### Exercise
Starting at the line that has "Answer: -18618" and stopping after the line that has "Answer: 48/5 ≈ 9.6000", reproduce the listing below exactly; omit everything else.

### Material provided
Segment Open
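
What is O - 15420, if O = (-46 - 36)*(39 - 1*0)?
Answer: -18618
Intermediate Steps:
O = -3198 (O = -82*(39 + 0) = -82*39 = -3198)
O - 15420 = -3198 - 15420 = -18618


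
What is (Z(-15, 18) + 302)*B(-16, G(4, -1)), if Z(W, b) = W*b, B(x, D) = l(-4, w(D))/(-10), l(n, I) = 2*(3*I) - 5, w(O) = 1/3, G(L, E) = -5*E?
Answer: 48/5 ≈ 9.6000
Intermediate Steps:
w(O) = 1/3
l(n, I) = -5 + 6*I (l(n, I) = 6*I - 5 = -5 + 6*I)
B(x, D) = 3/10 (B(x, D) = (-5 + 6*(1/3))/(-10) = (-5 + 2)*(-1/10) = -3*(-1/10) = 3/10)
(Z(-15, 18) + 302)*B(-16, G(4, -1)) = (-15*18 + 302)*(3/10) = (-270 + 302)*(3/10) = 32*(3/10) = 48/5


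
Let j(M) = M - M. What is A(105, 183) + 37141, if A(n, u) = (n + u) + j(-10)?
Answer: 37429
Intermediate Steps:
j(M) = 0
A(n, u) = n + u (A(n, u) = (n + u) + 0 = n + u)
A(105, 183) + 37141 = (105 + 183) + 37141 = 288 + 37141 = 37429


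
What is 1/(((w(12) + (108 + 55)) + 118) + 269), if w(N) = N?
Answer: 1/562 ≈ 0.0017794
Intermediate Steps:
1/(((w(12) + (108 + 55)) + 118) + 269) = 1/(((12 + (108 + 55)) + 118) + 269) = 1/(((12 + 163) + 118) + 269) = 1/((175 + 118) + 269) = 1/(293 + 269) = 1/562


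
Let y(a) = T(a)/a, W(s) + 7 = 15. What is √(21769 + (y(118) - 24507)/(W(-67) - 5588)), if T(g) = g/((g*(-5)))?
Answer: √262214076285598/109740 ≈ 147.56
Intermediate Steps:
W(s) = 8 (W(s) = -7 + 15 = 8)
T(g) = -⅕ (T(g) = g/((-5*g)) = g*(-1/(5*g)) = -⅕)
y(a) = -1/(5*a)
√(21769 + (y(118) - 24507)/(W(-67) - 5588)) = √(21769 + (-⅕/118 - 24507)/(8 - 5588)) = √(21769 + (-⅕*1/118 - 24507)/(-5580)) = √(21769 + (-1/590 - 24507)*(-1/5580)) = √(21769 - 14459131/590*(-1/5580)) = √(21769 + 14459131/3292200) = √(71682360931/3292200) = √262214076285598/109740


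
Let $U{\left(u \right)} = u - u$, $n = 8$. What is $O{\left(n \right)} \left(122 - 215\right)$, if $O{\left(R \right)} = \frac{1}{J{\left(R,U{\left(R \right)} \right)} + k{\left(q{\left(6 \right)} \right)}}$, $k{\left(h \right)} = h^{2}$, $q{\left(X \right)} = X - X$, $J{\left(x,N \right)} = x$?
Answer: $- \frac{93}{8} \approx -11.625$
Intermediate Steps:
$U{\left(u \right)} = 0$
$q{\left(X \right)} = 0$
$O{\left(R \right)} = \frac{1}{R}$ ($O{\left(R \right)} = \frac{1}{R + 0^{2}} = \frac{1}{R + 0} = \frac{1}{R}$)
$O{\left(n \right)} \left(122 - 215\right) = \frac{122 - 215}{8} = \frac{1}{8} \left(-93\right) = - \frac{93}{8}$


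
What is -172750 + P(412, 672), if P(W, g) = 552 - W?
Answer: -172610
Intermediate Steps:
-172750 + P(412, 672) = -172750 + (552 - 1*412) = -172750 + (552 - 412) = -172750 + 140 = -172610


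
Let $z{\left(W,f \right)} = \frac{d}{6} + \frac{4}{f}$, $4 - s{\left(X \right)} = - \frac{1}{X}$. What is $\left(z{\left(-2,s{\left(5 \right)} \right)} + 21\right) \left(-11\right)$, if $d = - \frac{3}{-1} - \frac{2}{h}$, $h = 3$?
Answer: $- \frac{30965}{126} \approx -245.75$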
Segment Closed
### Task answer
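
Answer: -18618
Intermediate Steps:
O = -3198 (O = -82*(39 + 0) = -82*39 = -3198)
O - 15420 = -3198 - 15420 = -18618


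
What is (Z(-15, 18) + 302)*B(-16, G(4, -1)), if Z(W, b) = W*b, B(x, D) = l(-4, w(D))/(-10), l(n, I) = 2*(3*I) - 5, w(O) = 1/3, G(L, E) = -5*E?
Answer: 48/5 ≈ 9.6000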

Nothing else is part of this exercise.